─── Given records

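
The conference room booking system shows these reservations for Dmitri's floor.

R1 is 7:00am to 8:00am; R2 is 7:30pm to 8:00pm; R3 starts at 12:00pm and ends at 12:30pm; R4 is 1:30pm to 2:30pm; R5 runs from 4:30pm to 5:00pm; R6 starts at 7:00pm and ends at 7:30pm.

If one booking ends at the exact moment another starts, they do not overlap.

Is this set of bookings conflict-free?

Check each pair: they overlap iff neither finishes before the other starts.
Sorted by start: R1, R3, R4, R5, R6, R2.
R3 starts after R1 ends — done with R1.
R4 starts after R3 ends — done with R3.
R5 starts after R4 ends — done with R4.
R6 starts after R5 ends — done with R5.
R2 starts exactly when R6 ends (back-to-back, no overlap).
Every pair is clear; the schedule has no overlaps.

Yes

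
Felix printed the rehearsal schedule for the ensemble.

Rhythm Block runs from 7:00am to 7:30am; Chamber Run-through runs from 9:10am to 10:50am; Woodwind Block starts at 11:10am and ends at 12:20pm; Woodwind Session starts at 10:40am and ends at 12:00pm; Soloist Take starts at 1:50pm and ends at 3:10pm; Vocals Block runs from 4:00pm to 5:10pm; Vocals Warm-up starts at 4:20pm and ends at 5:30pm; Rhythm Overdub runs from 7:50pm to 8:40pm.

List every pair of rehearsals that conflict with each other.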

──────

_What you should do_:
Each of the records is to be written out again exactly.

_Task response_:
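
The conference room booking system shows these reservations for Dmitri's floor.

R1 is 7:00am to 8:00am; R2 is 7:30pm to 8:00pm; R3 starts at 12:00pm and ends at 12:30pm; R4 is 1:30pm to 2:30pm; R5 runs from 4:30pm to 5:00pm; R6 starts at 7:00pm and ends at 7:30pm.

If one booking ends at the exact moment another starts, they do not overlap.

Is this set of bookings conflict-free?

Check each pair: they overlap iff neither finishes before the other starts.
Sorted by start: R1, R3, R4, R5, R6, R2.
R3 starts after R1 ends — done with R1.
R4 starts after R3 ends — done with R3.
R5 starts after R4 ends — done with R4.
R6 starts after R5 ends — done with R5.
R2 starts exactly when R6 ends (back-to-back, no overlap).
Every pair is clear; the schedule has no overlaps.

Yes

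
Felix printed the rehearsal schedule for the ensemble.

Rhythm Block runs from 7:00am to 7:30am; Chamber Run-through runs from 9:10am to 10:50am; Woodwind Block starts at 11:10am and ends at 12:20pm; Woodwind Session starts at 10:40am and ends at 12:00pm; Soloist Take starts at 1:50pm and ends at 3:10pm; Vocals Block runs from 4:00pm to 5:10pm; Vocals Warm-up starts at 4:20pm and ends at 5:30pm; Rhythm Overdub runs from 7:50pm to 8:40pm.

List every pair of rehearsals that conflict with each other.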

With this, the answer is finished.